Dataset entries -
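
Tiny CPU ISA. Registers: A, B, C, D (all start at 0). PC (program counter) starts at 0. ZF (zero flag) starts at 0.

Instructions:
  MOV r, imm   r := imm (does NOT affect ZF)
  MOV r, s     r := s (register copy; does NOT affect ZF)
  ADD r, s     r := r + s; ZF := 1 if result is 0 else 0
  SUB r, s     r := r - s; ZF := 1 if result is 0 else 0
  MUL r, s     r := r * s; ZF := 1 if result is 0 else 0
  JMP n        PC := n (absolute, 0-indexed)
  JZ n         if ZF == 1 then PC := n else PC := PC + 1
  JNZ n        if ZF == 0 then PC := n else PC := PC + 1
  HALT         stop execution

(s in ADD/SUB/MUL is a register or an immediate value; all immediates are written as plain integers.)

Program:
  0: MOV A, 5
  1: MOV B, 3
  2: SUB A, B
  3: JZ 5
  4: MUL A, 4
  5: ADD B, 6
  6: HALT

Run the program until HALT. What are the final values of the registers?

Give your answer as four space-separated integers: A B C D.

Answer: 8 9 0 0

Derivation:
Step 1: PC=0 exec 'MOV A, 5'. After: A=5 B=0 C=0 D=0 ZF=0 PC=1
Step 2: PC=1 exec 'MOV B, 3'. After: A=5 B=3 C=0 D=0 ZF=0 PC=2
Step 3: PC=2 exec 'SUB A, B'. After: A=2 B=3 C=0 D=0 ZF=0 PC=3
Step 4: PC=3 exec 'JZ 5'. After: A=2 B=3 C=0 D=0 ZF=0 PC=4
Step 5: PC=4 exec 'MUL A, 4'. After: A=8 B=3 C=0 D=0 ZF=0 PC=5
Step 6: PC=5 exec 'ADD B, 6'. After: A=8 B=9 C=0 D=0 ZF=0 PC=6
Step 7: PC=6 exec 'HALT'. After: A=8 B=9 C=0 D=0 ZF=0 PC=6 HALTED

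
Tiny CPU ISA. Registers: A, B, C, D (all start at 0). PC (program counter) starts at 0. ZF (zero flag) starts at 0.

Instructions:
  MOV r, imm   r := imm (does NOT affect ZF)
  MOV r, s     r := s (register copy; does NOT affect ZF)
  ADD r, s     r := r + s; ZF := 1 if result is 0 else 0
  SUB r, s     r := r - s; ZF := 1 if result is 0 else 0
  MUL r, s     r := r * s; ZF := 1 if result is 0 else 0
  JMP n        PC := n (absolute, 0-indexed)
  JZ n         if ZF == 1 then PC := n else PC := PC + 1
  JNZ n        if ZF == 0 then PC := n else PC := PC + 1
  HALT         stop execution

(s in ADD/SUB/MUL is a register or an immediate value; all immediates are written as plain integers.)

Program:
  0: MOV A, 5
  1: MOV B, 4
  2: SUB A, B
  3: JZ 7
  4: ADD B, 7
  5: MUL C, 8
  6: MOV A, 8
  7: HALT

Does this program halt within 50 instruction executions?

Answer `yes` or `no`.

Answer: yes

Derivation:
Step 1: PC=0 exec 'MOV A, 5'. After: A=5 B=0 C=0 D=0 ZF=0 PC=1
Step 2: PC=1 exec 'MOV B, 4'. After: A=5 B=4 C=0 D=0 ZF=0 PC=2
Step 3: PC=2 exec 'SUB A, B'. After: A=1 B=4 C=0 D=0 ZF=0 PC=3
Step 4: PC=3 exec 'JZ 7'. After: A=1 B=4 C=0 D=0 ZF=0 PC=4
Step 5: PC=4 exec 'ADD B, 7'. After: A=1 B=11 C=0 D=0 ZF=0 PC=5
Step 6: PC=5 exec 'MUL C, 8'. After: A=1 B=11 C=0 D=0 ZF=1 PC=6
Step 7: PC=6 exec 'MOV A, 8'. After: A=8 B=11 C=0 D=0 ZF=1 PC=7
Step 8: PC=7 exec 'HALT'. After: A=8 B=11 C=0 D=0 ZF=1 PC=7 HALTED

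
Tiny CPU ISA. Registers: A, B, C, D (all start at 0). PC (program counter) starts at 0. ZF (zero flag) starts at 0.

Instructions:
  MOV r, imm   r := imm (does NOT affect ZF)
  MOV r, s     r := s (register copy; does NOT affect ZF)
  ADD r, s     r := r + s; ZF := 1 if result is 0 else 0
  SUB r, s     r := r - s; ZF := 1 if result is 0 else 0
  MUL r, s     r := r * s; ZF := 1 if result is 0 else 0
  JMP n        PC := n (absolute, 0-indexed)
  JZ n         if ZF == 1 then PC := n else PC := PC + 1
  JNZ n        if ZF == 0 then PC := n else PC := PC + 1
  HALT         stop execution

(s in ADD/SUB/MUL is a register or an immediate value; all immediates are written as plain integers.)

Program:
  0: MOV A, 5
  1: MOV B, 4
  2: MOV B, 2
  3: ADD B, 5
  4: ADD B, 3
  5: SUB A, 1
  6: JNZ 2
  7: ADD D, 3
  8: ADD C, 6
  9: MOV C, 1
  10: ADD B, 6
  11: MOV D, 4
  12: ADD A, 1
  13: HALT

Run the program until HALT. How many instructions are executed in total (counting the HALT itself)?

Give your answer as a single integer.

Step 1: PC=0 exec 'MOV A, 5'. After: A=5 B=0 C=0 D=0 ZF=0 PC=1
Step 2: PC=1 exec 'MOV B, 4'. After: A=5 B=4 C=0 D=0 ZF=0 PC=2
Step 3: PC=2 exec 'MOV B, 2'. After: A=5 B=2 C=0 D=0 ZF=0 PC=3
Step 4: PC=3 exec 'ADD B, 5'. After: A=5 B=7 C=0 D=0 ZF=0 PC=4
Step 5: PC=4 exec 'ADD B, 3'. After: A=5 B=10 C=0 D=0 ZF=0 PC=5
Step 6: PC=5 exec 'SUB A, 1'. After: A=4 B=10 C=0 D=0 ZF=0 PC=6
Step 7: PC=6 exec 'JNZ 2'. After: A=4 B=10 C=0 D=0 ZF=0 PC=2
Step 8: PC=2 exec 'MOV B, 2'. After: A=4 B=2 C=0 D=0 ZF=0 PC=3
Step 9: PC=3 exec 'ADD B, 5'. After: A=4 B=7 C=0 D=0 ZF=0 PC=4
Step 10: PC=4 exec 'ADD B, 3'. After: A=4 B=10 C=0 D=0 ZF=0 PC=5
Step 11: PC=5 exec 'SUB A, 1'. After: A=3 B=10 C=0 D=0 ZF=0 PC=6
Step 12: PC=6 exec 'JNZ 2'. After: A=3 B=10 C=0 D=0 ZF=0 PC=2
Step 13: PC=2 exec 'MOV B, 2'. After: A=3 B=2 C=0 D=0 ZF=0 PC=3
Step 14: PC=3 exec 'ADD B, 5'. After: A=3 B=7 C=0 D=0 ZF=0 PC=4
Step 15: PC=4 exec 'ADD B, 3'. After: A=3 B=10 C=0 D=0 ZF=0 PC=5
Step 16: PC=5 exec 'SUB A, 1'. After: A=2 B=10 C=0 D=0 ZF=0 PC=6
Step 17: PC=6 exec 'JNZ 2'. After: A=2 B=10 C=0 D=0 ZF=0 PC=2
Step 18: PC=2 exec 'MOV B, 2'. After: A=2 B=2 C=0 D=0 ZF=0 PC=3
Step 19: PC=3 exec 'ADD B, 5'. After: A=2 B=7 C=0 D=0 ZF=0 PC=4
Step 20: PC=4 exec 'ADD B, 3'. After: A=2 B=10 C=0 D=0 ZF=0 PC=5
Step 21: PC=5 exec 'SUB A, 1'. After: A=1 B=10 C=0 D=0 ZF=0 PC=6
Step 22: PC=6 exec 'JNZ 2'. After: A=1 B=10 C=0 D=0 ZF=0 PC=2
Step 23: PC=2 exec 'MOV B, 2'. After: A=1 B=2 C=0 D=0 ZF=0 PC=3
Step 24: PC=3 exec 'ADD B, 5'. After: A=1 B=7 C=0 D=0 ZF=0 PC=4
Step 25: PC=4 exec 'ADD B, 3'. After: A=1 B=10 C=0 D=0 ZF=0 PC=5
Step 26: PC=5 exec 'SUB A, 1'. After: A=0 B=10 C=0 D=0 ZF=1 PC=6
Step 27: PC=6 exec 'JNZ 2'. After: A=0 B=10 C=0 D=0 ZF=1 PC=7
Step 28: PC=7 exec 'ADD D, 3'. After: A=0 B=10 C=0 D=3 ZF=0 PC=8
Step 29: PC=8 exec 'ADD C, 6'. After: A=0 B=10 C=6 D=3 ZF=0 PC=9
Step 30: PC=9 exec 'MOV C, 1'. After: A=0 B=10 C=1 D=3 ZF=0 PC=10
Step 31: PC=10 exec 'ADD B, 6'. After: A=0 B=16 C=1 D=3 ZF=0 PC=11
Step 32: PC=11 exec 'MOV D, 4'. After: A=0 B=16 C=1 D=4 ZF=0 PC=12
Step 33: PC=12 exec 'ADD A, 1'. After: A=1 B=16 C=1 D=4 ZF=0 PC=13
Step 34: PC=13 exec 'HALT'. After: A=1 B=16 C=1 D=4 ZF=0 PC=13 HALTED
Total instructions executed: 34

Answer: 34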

EXERCISE DETAILS -
From the data above, reproduce word for word the lines running from the line with "2: MOV B, 2" to the line with "Run the program until HALT. How", ends included.

EXPECTED OUTPUT -
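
  2: MOV B, 2
  3: ADD B, 5
  4: ADD B, 3
  5: SUB A, 1
  6: JNZ 2
  7: ADD D, 3
  8: ADD C, 6
  9: MOV C, 1
  10: ADD B, 6
  11: MOV D, 4
  12: ADD A, 1
  13: HALT

Run the program until HALT. How many instructions are executed in total (counting the HALT itself)?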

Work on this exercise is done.